Data excerpts |
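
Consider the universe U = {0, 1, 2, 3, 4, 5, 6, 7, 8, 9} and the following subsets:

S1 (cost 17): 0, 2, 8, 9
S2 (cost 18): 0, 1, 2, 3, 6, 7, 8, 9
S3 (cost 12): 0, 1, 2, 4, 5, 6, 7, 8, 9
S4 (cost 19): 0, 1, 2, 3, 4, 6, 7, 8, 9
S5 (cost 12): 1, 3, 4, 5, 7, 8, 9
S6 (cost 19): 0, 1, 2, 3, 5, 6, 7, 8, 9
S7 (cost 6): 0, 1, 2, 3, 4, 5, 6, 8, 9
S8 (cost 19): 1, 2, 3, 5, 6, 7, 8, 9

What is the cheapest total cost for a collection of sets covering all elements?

S3, S7 cover every element at cost 12 + 6 = 18.
Any cover uses at least 2 sets; among all covering selections none totals below 18.

18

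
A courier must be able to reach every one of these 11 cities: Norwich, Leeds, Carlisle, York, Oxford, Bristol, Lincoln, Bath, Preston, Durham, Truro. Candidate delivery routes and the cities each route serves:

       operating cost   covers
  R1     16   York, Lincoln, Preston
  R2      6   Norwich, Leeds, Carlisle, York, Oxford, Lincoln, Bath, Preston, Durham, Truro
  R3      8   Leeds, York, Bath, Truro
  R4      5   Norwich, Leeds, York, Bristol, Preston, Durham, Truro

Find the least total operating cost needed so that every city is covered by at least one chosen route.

11

R2, R4 cover every city at operating cost 6 + 5 = 11.
Any cover uses at least 2 routes; among all covering selections none totals below 11.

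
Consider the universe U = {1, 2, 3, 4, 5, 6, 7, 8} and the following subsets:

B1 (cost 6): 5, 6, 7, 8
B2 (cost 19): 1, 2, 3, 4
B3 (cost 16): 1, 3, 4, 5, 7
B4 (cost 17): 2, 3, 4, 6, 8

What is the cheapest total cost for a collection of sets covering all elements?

25

B1, B2 cover every element at cost 6 + 19 = 25.
Any cover uses at least 2 sets; among all covering selections none totals below 25.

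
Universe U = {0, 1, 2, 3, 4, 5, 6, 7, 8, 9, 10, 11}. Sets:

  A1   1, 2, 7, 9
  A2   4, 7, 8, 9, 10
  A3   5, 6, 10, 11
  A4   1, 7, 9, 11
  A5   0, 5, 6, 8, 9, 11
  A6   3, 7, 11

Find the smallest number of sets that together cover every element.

4

A1, A2, A5, A6 together cover {0, 1, 2, 3, 4, 5, 6, 7, 8, 9, 10, 11} — every element.
No 3 of the 6 sets cover everything (all 20 triples fall short), so 4 is minimum.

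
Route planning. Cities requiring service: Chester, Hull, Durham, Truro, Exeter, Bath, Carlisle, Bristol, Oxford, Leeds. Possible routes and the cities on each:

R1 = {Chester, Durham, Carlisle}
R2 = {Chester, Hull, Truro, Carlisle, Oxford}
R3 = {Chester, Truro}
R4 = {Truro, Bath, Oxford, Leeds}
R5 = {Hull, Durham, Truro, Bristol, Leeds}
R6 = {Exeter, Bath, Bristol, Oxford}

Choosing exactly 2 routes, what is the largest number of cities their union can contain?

Choosing R2, R5 covers {Chester, Hull, Durham, Truro, Carlisle, Bristol, Oxford, Leeds} — 8 cities.
No choice of 2 routes does better; here Exeter, Bath are left uncovered.

8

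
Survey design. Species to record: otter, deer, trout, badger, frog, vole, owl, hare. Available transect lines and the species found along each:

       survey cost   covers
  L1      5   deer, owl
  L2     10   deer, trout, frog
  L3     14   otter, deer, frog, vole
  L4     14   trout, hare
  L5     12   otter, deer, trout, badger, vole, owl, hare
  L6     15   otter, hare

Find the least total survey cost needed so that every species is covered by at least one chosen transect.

22

L2, L5 cover every species at survey cost 10 + 12 = 22.
Any cover uses at least 2 transects; among all covering selections none totals below 22.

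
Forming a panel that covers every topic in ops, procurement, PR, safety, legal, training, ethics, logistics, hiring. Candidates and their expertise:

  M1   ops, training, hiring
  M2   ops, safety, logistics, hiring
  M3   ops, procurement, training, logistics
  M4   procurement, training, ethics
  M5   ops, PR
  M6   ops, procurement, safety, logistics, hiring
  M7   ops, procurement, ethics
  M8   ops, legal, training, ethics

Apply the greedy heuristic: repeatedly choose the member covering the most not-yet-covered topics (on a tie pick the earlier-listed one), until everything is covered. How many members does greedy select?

3

Pick 1: M6 covers 5 new topics (ops, procurement, safety, logistics, hiring).
Pick 2: M8 covers 3 new topics (legal, training, ethics).
Pick 3: M5 covers 1 new topics (PR).
Greedy uses 3 members.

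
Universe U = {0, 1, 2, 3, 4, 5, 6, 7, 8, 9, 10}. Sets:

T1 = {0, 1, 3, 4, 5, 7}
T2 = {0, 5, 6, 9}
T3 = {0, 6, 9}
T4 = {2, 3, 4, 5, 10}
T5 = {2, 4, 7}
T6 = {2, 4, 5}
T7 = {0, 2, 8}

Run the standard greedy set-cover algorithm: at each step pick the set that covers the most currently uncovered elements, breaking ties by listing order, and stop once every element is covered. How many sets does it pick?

4

Pick 1: T1 covers 6 new elements (0, 1, 3, 4, 5, 7).
Pick 2: T2 covers 2 new elements (6, 9).
Pick 3: T4 covers 2 new elements (2, 10).
Pick 4: T7 covers 1 new elements (8).
Greedy uses 4 sets.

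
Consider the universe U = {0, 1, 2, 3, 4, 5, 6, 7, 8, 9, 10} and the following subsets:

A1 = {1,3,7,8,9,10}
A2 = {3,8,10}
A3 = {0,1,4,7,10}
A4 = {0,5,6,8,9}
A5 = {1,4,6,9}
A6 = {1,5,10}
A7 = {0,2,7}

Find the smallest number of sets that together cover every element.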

Task brief | Find the line with "Find the least total survey" in the material above. Reproduce it and each line after it up to and including the line with "ops, legal, training, ethics".

Exercise solution |
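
Find the least total survey cost needed so that every species is covered by at least one chosen transect.

22

L2, L5 cover every species at survey cost 10 + 12 = 22.
Any cover uses at least 2 transects; among all covering selections none totals below 22.

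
Forming a panel that covers every topic in ops, procurement, PR, safety, legal, training, ethics, logistics, hiring. Candidates and their expertise:

  M1   ops, training, hiring
  M2   ops, safety, logistics, hiring
  M3   ops, procurement, training, logistics
  M4   procurement, training, ethics
  M5   ops, PR
  M6   ops, procurement, safety, logistics, hiring
  M7   ops, procurement, ethics
  M8   ops, legal, training, ethics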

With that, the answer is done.